PROVIDED RECORDS.

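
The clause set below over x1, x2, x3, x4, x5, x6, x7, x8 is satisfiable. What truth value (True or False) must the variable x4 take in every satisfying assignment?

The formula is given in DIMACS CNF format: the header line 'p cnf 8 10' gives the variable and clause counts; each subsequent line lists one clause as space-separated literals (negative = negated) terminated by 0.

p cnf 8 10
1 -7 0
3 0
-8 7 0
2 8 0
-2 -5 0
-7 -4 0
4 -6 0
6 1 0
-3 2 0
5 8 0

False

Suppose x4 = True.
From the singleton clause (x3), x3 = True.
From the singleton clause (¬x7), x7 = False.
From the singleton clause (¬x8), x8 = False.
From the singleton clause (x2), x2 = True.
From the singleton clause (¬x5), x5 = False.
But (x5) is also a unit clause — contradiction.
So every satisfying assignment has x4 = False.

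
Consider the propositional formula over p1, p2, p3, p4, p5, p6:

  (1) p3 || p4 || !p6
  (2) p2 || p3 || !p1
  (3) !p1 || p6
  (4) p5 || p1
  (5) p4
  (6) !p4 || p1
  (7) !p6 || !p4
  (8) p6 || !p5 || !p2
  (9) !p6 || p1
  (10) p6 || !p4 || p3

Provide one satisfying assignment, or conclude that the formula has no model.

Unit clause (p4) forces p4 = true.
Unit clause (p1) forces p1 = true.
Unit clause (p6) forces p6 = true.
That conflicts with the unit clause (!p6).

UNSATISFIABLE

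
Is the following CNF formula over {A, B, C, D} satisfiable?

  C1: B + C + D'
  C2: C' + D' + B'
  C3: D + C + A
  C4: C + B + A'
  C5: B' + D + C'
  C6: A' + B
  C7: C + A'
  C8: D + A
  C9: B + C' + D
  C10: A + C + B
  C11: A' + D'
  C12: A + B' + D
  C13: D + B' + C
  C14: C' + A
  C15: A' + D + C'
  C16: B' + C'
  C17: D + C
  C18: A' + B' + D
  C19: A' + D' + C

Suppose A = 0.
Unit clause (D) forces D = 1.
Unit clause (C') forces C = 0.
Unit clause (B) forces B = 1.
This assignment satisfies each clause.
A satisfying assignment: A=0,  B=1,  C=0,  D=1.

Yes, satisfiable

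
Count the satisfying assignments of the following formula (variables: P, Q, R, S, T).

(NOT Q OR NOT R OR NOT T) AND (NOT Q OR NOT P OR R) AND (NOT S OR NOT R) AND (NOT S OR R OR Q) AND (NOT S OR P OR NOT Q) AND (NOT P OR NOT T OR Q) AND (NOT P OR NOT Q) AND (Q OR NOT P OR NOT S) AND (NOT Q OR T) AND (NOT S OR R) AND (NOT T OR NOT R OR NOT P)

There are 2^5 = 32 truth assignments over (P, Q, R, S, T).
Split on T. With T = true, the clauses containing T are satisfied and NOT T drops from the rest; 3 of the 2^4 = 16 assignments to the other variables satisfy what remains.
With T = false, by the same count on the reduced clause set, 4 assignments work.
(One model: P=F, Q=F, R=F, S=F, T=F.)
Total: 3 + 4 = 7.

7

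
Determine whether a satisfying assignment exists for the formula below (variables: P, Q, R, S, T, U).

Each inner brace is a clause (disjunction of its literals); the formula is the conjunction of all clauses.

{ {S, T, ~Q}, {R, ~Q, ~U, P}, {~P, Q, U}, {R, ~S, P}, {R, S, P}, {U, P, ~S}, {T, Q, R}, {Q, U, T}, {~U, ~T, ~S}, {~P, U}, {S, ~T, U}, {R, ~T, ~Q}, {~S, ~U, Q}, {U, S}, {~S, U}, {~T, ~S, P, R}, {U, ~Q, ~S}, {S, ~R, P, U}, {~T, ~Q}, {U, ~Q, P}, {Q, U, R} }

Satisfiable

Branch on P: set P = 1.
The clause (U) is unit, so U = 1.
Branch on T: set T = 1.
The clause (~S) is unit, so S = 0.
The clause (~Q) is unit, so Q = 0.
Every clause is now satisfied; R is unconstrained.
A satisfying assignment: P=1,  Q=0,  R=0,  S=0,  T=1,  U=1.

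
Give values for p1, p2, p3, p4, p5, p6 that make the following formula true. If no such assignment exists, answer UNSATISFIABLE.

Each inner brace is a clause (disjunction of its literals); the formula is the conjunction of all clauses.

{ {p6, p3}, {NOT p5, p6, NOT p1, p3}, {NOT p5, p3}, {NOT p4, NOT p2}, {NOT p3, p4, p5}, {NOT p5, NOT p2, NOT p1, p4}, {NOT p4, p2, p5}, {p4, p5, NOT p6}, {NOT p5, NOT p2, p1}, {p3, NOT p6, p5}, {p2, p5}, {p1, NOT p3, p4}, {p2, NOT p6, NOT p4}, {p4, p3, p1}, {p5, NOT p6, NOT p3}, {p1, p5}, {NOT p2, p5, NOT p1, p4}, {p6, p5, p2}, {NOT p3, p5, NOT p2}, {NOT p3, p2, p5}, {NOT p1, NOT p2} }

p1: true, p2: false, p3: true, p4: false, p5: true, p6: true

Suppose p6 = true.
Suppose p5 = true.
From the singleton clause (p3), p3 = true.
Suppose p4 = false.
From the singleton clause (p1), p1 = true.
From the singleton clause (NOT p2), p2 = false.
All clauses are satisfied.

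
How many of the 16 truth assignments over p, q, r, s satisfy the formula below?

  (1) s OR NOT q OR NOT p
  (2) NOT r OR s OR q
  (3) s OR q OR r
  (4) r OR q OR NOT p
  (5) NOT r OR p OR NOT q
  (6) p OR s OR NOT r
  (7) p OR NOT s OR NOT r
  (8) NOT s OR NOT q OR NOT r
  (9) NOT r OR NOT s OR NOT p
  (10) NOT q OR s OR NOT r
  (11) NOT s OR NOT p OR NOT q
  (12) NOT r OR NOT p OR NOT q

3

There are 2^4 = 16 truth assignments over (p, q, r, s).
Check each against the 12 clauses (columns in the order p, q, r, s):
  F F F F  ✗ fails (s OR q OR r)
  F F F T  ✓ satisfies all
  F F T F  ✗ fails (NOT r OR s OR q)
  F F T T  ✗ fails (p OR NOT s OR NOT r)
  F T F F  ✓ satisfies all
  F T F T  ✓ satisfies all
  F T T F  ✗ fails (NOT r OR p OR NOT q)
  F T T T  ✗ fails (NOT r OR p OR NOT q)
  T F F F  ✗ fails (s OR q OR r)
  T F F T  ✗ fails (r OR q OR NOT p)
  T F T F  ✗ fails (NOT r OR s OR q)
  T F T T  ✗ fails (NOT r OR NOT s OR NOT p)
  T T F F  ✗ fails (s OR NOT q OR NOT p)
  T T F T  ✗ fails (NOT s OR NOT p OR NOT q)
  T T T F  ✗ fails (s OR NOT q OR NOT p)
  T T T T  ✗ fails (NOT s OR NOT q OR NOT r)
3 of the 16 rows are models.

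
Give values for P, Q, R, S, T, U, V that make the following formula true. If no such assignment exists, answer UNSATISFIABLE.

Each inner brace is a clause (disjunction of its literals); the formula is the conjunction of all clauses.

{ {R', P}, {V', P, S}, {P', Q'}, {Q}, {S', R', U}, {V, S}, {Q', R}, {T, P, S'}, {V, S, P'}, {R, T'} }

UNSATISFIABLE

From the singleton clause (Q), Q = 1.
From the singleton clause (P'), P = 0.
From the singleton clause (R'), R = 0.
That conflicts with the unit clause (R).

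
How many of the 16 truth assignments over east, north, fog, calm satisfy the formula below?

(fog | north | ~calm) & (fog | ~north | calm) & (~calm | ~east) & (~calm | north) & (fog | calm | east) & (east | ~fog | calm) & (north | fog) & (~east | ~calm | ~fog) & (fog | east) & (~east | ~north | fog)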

ASSIGNMENT. Every entry needs to be retyped exactly.

OUTPUT OF THE TASK.
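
The clause set below over x1, x2, x3, x4, x5, x6, x7, x8 is satisfiable. What truth value (True or False) must the variable x4 take in every satisfying assignment?

The formula is given in DIMACS CNF format: the header line 'p cnf 8 10' gives the variable and clause counts; each subsequent line lists one clause as space-separated literals (negative = negated) terminated by 0.

p cnf 8 10
1 -7 0
3 0
-8 7 0
2 8 0
-2 -5 0
-7 -4 0
4 -6 0
6 1 0
-3 2 0
5 8 0

False

Suppose x4 = True.
From the singleton clause (x3), x3 = True.
From the singleton clause (¬x7), x7 = False.
From the singleton clause (¬x8), x8 = False.
From the singleton clause (x2), x2 = True.
From the singleton clause (¬x5), x5 = False.
But (x5) is also a unit clause — contradiction.
So every satisfying assignment has x4 = False.

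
Consider the propositional formula over p1, p2, p3, p4, p5, p6:

  (1) p3 || p4 || !p6
  (2) p2 || p3 || !p1
  (3) !p1 || p6
  (4) p5 || p1
  (5) p4
  (6) !p4 || p1
  (7) !p6 || !p4
  (8) p6 || !p5 || !p2
  (9) !p6 || p1
  (10) p6 || !p4 || p3

Provide one satisfying assignment, or conclude that the formula has no model.

Unit clause (p4) forces p4 = true.
Unit clause (p1) forces p1 = true.
Unit clause (p6) forces p6 = true.
That conflicts with the unit clause (!p6).

UNSATISFIABLE

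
Is the following CNF formula over {A, B, C, D} satisfiable?

  C1: B + C + D'
  C2: C' + D' + B'
  C3: D + C + A
  C4: C + B + A'
  C5: B' + D + C'
  C6: A' + B
  C7: C + A'
  C8: D + A
  C9: B + C' + D
  C10: A + C + B
  C11: A' + D'
  C12: A + B' + D
  C13: D + B' + C
  C14: C' + A
  C15: A' + D + C'
  C16: B' + C'
  C17: D + C
  C18: A' + B' + D
  C19: A' + D' + C

Suppose A = 0.
Unit clause (D) forces D = 1.
Unit clause (C') forces C = 0.
Unit clause (B) forces B = 1.
This assignment satisfies each clause.
A satisfying assignment: A=0,  B=1,  C=0,  D=1.

Yes, satisfiable

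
Count the satisfying assignments of the following formula (variables: P, Q, R, S, T).

(NOT Q OR NOT R OR NOT T) AND (NOT Q OR NOT P OR R) AND (NOT S OR NOT R) AND (NOT S OR R OR Q) AND (NOT S OR P OR NOT Q) AND (NOT P OR NOT T OR Q) AND (NOT P OR NOT Q) AND (Q OR NOT P OR NOT S) AND (NOT Q OR T) AND (NOT S OR R) AND (NOT T OR NOT R OR NOT P)

There are 2^5 = 32 truth assignments over (P, Q, R, S, T).
Split on T. With T = true, the clauses containing T are satisfied and NOT T drops from the rest; 3 of the 2^4 = 16 assignments to the other variables satisfy what remains.
With T = false, by the same count on the reduced clause set, 4 assignments work.
(One model: P=F, Q=F, R=F, S=F, T=F.)
Total: 3 + 4 = 7.

7

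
Determine whether a satisfying assignment exists for the formula below (variables: P, Q, R, S, T, U).

Each inner brace is a clause (disjunction of its literals); the formula is the conjunction of all clauses.

{ {S, T, ~Q}, {R, ~Q, ~U, P}, {~P, Q, U}, {R, ~S, P}, {R, S, P}, {U, P, ~S}, {T, Q, R}, {Q, U, T}, {~U, ~T, ~S}, {~P, U}, {S, ~T, U}, {R, ~T, ~Q}, {~S, ~U, Q}, {U, S}, {~S, U}, {~T, ~S, P, R}, {U, ~Q, ~S}, {S, ~R, P, U}, {~T, ~Q}, {U, ~Q, P}, {Q, U, R} }

Satisfiable

Branch on P: set P = 1.
The clause (U) is unit, so U = 1.
Branch on T: set T = 1.
The clause (~S) is unit, so S = 0.
The clause (~Q) is unit, so Q = 0.
Every clause is now satisfied; R is unconstrained.
A satisfying assignment: P=1,  Q=0,  R=0,  S=0,  T=1,  U=1.

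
Give values for p1, p2, p3, p4, p5, p6 that make the following formula true. If no such assignment exists, answer UNSATISFIABLE.

Each inner brace is a clause (disjunction of its literals); the formula is the conjunction of all clauses.

{ {p6, p3}, {NOT p5, p6, NOT p1, p3}, {NOT p5, p3}, {NOT p4, NOT p2}, {NOT p3, p4, p5}, {NOT p5, NOT p2, NOT p1, p4}, {NOT p4, p2, p5}, {p4, p5, NOT p6}, {NOT p5, NOT p2, p1}, {p3, NOT p6, p5}, {p2, p5}, {p1, NOT p3, p4}, {p2, NOT p6, NOT p4}, {p4, p3, p1}, {p5, NOT p6, NOT p3}, {p1, p5}, {NOT p2, p5, NOT p1, p4}, {p6, p5, p2}, {NOT p3, p5, NOT p2}, {NOT p3, p2, p5}, {NOT p1, NOT p2} }

p1: true, p2: false, p3: true, p4: false, p5: true, p6: true

Suppose p6 = true.
Suppose p5 = true.
From the singleton clause (p3), p3 = true.
Suppose p4 = false.
From the singleton clause (p1), p1 = true.
From the singleton clause (NOT p2), p2 = false.
All clauses are satisfied.

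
How many of the 16 truth assignments over p, q, r, s satisfy the formula below?

  (1) s OR NOT q OR NOT p
  (2) NOT r OR s OR q
  (3) s OR q OR r
  (4) r OR q OR NOT p
  (5) NOT r OR p OR NOT q
  (6) p OR s OR NOT r
  (7) p OR NOT s OR NOT r
  (8) NOT s OR NOT q OR NOT r
  (9) NOT r OR NOT s OR NOT p
  (10) NOT q OR s OR NOT r
  (11) NOT s OR NOT p OR NOT q
  (12) NOT r OR NOT p OR NOT q

3

There are 2^4 = 16 truth assignments over (p, q, r, s).
Check each against the 12 clauses (columns in the order p, q, r, s):
  F F F F  ✗ fails (s OR q OR r)
  F F F T  ✓ satisfies all
  F F T F  ✗ fails (NOT r OR s OR q)
  F F T T  ✗ fails (p OR NOT s OR NOT r)
  F T F F  ✓ satisfies all
  F T F T  ✓ satisfies all
  F T T F  ✗ fails (NOT r OR p OR NOT q)
  F T T T  ✗ fails (NOT r OR p OR NOT q)
  T F F F  ✗ fails (s OR q OR r)
  T F F T  ✗ fails (r OR q OR NOT p)
  T F T F  ✗ fails (NOT r OR s OR q)
  T F T T  ✗ fails (NOT r OR NOT s OR NOT p)
  T T F F  ✗ fails (s OR NOT q OR NOT p)
  T T F T  ✗ fails (NOT s OR NOT p OR NOT q)
  T T T F  ✗ fails (s OR NOT q OR NOT p)
  T T T T  ✗ fails (NOT s OR NOT q OR NOT r)
3 of the 16 rows are models.

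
Give values for P, Q, R, S, T, U, V that make the following formula true. If no such assignment exists, answer UNSATISFIABLE.

Each inner brace is a clause (disjunction of its literals); the formula is the conjunction of all clauses.

{ {R', P}, {V', P, S}, {P', Q'}, {Q}, {S', R', U}, {V, S}, {Q', R}, {T, P, S'}, {V, S, P'}, {R, T'} }

UNSATISFIABLE

From the singleton clause (Q), Q = 1.
From the singleton clause (P'), P = 0.
From the singleton clause (R'), R = 0.
That conflicts with the unit clause (R).

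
How many of the 16 truth assignments over east, north, fog, calm satisfy the formula below?

(fog | north | ~calm) & (fog | ~north | calm) & (~calm | ~east) & (~calm | north) & (fog | calm | east) & (east | ~fog | calm) & (north | fog) & (~east | ~calm | ~fog) & (fog | east) & (~east | ~north | fog)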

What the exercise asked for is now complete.